══ Record set ══

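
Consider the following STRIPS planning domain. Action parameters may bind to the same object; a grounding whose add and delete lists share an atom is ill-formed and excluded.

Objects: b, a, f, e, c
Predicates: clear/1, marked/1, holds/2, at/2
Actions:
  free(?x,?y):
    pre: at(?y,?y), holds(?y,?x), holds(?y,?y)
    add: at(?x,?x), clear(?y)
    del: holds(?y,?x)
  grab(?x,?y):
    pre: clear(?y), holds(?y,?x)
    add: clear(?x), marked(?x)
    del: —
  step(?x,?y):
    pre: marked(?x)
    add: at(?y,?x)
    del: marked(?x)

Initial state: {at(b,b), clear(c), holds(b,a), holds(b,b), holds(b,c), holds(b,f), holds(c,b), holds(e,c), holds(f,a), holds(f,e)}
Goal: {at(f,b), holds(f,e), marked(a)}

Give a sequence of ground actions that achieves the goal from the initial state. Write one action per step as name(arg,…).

1. grab(b,c)  →  {at(b,b), clear(b), clear(c), holds(b,a), holds(b,b), holds(b,c), holds(b,f), holds(c,b), holds(e,c), holds(f,a), holds(f,e), marked(b)}
2. grab(a,b)  →  {at(b,b), clear(a), clear(b), clear(c), holds(b,a), holds(b,b), holds(b,c), holds(b,f), holds(c,b), holds(e,c), holds(f,a), holds(f,e), marked(a), marked(b)}
3. step(b,f)  →  {at(b,b), at(f,b), clear(a), clear(b), clear(c), holds(b,a), holds(b,b), holds(b,c), holds(b,f), holds(c,b), holds(e,c), holds(f,a), holds(f,e), marked(a)}

grab(b,c); grab(a,b); step(b,f)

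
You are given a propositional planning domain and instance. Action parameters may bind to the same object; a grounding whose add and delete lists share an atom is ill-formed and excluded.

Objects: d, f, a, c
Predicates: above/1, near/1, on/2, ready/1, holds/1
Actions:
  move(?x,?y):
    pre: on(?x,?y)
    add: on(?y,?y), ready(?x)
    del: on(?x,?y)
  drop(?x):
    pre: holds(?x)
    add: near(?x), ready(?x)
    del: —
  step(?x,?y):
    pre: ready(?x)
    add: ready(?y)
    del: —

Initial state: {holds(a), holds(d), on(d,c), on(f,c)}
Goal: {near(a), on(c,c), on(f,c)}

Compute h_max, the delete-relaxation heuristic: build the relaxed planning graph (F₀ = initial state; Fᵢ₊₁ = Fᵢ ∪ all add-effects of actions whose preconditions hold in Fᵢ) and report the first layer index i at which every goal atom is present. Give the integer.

F0 = init (4 atoms)
F1 = F0 ∪ {near(a), near(d), on(c,c), ready(a), ready(d), ready(f)}  (10 atoms)
goal ⊆ F1  ⇒  h_max = 1

1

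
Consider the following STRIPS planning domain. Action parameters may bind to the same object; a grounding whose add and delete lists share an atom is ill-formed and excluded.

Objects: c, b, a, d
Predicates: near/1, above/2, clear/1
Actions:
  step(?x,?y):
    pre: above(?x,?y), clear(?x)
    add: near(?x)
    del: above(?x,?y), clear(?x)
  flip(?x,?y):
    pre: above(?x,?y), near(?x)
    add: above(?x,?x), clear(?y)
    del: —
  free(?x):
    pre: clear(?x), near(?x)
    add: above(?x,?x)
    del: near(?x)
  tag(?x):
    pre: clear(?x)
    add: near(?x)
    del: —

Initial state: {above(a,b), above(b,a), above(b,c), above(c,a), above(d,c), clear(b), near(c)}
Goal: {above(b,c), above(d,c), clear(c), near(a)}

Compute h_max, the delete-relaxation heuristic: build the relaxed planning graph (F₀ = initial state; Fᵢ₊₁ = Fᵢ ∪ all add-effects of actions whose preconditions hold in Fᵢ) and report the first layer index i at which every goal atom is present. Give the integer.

F0 = init (7 atoms)
F1 = F0 ∪ {above(c,c), clear(a), near(b)}  (10 atoms)
F2 = F1 ∪ {above(b,b), clear(c), near(a)}  (13 atoms)
goal ⊆ F2  ⇒  h_max = 2

2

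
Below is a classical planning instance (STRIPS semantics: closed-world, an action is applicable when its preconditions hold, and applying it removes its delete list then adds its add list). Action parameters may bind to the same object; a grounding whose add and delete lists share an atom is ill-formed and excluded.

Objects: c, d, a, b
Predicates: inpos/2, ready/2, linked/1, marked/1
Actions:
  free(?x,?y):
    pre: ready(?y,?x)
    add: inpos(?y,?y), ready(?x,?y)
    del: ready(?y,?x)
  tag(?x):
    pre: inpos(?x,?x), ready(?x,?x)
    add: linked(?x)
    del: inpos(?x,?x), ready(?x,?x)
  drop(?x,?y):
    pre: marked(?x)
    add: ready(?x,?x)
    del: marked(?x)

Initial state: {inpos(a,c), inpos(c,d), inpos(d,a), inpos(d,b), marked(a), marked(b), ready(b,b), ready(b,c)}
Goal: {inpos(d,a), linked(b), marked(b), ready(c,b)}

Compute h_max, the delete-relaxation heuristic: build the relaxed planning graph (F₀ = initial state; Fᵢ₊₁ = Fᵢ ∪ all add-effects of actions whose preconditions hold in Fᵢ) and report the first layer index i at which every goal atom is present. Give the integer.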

═══

▶ What to work on:
So that the data stays intact, repeat all of it exactly.

▶ Task response:
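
Consider the following STRIPS planning domain. Action parameters may bind to the same object; a grounding whose add and delete lists share an atom is ill-formed and excluded.

Objects: b, a, f, e, c
Predicates: clear/1, marked/1, holds/2, at/2
Actions:
  free(?x,?y):
    pre: at(?y,?y), holds(?y,?x), holds(?y,?y)
    add: at(?x,?x), clear(?y)
    del: holds(?y,?x)
  grab(?x,?y):
    pre: clear(?y), holds(?y,?x)
    add: clear(?x), marked(?x)
    del: —
  step(?x,?y):
    pre: marked(?x)
    add: at(?y,?x)
    del: marked(?x)

Initial state: {at(b,b), clear(c), holds(b,a), holds(b,b), holds(b,c), holds(b,f), holds(c,b), holds(e,c), holds(f,a), holds(f,e)}
Goal: {at(f,b), holds(f,e), marked(a)}

Give a sequence of ground actions that achieves the goal from the initial state. Write one action per step as name(arg,…).

1. grab(b,c)  →  {at(b,b), clear(b), clear(c), holds(b,a), holds(b,b), holds(b,c), holds(b,f), holds(c,b), holds(e,c), holds(f,a), holds(f,e), marked(b)}
2. grab(a,b)  →  {at(b,b), clear(a), clear(b), clear(c), holds(b,a), holds(b,b), holds(b,c), holds(b,f), holds(c,b), holds(e,c), holds(f,a), holds(f,e), marked(a), marked(b)}
3. step(b,f)  →  {at(b,b), at(f,b), clear(a), clear(b), clear(c), holds(b,a), holds(b,b), holds(b,c), holds(b,f), holds(c,b), holds(e,c), holds(f,a), holds(f,e), marked(a)}

grab(b,c); grab(a,b); step(b,f)

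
You are given a propositional planning domain and instance. Action parameters may bind to the same object; a grounding whose add and delete lists share an atom is ill-formed and excluded.

Objects: d, f, a, c
Predicates: above/1, near/1, on/2, ready/1, holds/1
Actions:
  move(?x,?y):
    pre: on(?x,?y)
    add: on(?y,?y), ready(?x)
    del: on(?x,?y)
  drop(?x):
    pre: holds(?x)
    add: near(?x), ready(?x)
    del: —
  step(?x,?y):
    pre: ready(?x)
    add: ready(?y)
    del: —

Initial state: {holds(a), holds(d), on(d,c), on(f,c)}
Goal: {near(a), on(c,c), on(f,c)}

Compute h_max, the delete-relaxation heuristic: build the relaxed planning graph (F₀ = initial state; Fᵢ₊₁ = Fᵢ ∪ all add-effects of actions whose preconditions hold in Fᵢ) and report the first layer index i at which every goal atom is present. Give the integer.

F0 = init (4 atoms)
F1 = F0 ∪ {near(a), near(d), on(c,c), ready(a), ready(d), ready(f)}  (10 atoms)
goal ⊆ F1  ⇒  h_max = 1

1

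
Consider the following STRIPS planning domain. Action parameters may bind to the same object; a grounding whose add and delete lists share an atom is ill-formed and excluded.

Objects: c, b, a, d
Predicates: near/1, above/2, clear/1
Actions:
  step(?x,?y):
    pre: above(?x,?y), clear(?x)
    add: near(?x)
    del: above(?x,?y), clear(?x)
  flip(?x,?y):
    pre: above(?x,?y), near(?x)
    add: above(?x,?x), clear(?y)
    del: —
  free(?x):
    pre: clear(?x), near(?x)
    add: above(?x,?x)
    del: near(?x)
  tag(?x):
    pre: clear(?x)
    add: near(?x)
    del: —

Initial state: {above(a,b), above(b,a), above(b,c), above(c,a), above(d,c), clear(b), near(c)}
Goal: {above(b,c), above(d,c), clear(c), near(a)}

Compute h_max, the delete-relaxation heuristic: build the relaxed planning graph (F₀ = initial state; Fᵢ₊₁ = Fᵢ ∪ all add-effects of actions whose preconditions hold in Fᵢ) and report the first layer index i at which every goal atom is present. Give the integer.

F0 = init (7 atoms)
F1 = F0 ∪ {above(c,c), clear(a), near(b)}  (10 atoms)
F2 = F1 ∪ {above(b,b), clear(c), near(a)}  (13 atoms)
goal ⊆ F2  ⇒  h_max = 2

2

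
Below is a classical planning instance (STRIPS semantics: closed-world, an action is applicable when its preconditions hold, and applying it removes its delete list then adds its add list). Action parameters may bind to the same object; a grounding whose add and delete lists share an atom is ill-formed and excluded.

Objects: c, d, a, b
Predicates: inpos/2, ready/2, linked/1, marked/1
Actions:
  free(?x,?y):
    pre: ready(?y,?x)
    add: inpos(?y,?y), ready(?x,?y)
    del: ready(?y,?x)
  tag(?x):
    pre: inpos(?x,?x), ready(?x,?x)
    add: linked(?x)
    del: inpos(?x,?x), ready(?x,?x)
  drop(?x,?y):
    pre: marked(?x)
    add: ready(?x,?x)
    del: marked(?x)

Initial state: {inpos(a,c), inpos(c,d), inpos(d,a), inpos(d,b), marked(a), marked(b), ready(b,b), ready(b,c)}
Goal: {inpos(d,a), linked(b), marked(b), ready(c,b)}

Compute h_max, the delete-relaxation heuristic: build the relaxed planning graph (F₀ = initial state; Fᵢ₊₁ = Fᵢ ∪ all add-effects of actions whose preconditions hold in Fᵢ) and report the first layer index i at which every goal atom is present. Give the integer.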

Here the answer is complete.